### [Exercise]
Each entry must be reproduced precisely as it stands.

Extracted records
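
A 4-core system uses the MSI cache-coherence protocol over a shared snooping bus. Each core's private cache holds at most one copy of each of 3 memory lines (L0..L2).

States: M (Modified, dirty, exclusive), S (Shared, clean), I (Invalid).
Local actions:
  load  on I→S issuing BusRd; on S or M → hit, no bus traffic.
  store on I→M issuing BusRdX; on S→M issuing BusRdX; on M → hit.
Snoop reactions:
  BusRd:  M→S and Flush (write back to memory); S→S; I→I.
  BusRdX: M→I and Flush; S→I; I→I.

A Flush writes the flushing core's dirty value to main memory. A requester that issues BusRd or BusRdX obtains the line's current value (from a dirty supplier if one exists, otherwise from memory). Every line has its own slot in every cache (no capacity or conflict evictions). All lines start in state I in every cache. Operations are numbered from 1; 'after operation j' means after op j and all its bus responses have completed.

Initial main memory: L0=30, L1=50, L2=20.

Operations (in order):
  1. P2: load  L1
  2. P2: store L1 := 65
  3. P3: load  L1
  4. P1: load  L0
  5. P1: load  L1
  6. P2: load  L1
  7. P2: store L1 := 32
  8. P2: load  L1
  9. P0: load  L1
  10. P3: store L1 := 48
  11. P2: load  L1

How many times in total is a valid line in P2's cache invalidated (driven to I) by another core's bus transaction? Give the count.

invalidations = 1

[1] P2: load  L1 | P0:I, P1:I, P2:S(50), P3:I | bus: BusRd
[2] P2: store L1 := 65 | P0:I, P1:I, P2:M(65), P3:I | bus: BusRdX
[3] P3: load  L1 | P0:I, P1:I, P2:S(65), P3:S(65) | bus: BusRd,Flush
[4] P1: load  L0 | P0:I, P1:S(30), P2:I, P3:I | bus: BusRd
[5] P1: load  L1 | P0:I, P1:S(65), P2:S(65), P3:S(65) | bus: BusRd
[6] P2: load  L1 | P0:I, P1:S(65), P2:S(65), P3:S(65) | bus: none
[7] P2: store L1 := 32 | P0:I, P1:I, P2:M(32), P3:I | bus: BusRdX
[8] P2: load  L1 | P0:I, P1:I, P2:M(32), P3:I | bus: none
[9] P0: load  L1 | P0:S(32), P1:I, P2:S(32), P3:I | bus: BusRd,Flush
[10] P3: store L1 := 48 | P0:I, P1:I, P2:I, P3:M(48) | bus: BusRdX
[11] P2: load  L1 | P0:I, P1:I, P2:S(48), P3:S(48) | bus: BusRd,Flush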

### [Response to the exercise]
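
A 4-core system uses the MSI cache-coherence protocol over a shared snooping bus. Each core's private cache holds at most one copy of each of 3 memory lines (L0..L2).

States: M (Modified, dirty, exclusive), S (Shared, clean), I (Invalid).
Local actions:
  load  on I→S issuing BusRd; on S or M → hit, no bus traffic.
  store on I→M issuing BusRdX; on S→M issuing BusRdX; on M → hit.
Snoop reactions:
  BusRd:  M→S and Flush (write back to memory); S→S; I→I.
  BusRdX: M→I and Flush; S→I; I→I.

A Flush writes the flushing core's dirty value to main memory. A requester that issues BusRd or BusRdX obtains the line's current value (from a dirty supplier if one exists, otherwise from memory). Every line has its own slot in every cache (no capacity or conflict evictions). All lines start in state I in every cache. Operations are numbered from 1; 'after operation j' means after op j and all its bus responses have completed.

Initial main memory: L0=30, L1=50, L2=20.

Operations (in order):
  1. P2: load  L1
  2. P2: store L1 := 65
  3. P3: load  L1
  4. P1: load  L0
  5. P1: load  L1
  6. P2: load  L1
  7. P2: store L1 := 32
  8. P2: load  L1
  9. P0: load  L1
  10. P3: store L1 := 48
  11. P2: load  L1

How many times in total is a valid line in P2's cache invalidated (driven to I) by another core's bus transaction? Give the count.

invalidations = 1

[1] P2: load  L1 | P0:I, P1:I, P2:S(50), P3:I | bus: BusRd
[2] P2: store L1 := 65 | P0:I, P1:I, P2:M(65), P3:I | bus: BusRdX
[3] P3: load  L1 | P0:I, P1:I, P2:S(65), P3:S(65) | bus: BusRd,Flush
[4] P1: load  L0 | P0:I, P1:S(30), P2:I, P3:I | bus: BusRd
[5] P1: load  L1 | P0:I, P1:S(65), P2:S(65), P3:S(65) | bus: BusRd
[6] P2: load  L1 | P0:I, P1:S(65), P2:S(65), P3:S(65) | bus: none
[7] P2: store L1 := 32 | P0:I, P1:I, P2:M(32), P3:I | bus: BusRdX
[8] P2: load  L1 | P0:I, P1:I, P2:M(32), P3:I | bus: none
[9] P0: load  L1 | P0:S(32), P1:I, P2:S(32), P3:I | bus: BusRd,Flush
[10] P3: store L1 := 48 | P0:I, P1:I, P2:I, P3:M(48) | bus: BusRdX
[11] P2: load  L1 | P0:I, P1:I, P2:S(48), P3:S(48) | bus: BusRd,Flush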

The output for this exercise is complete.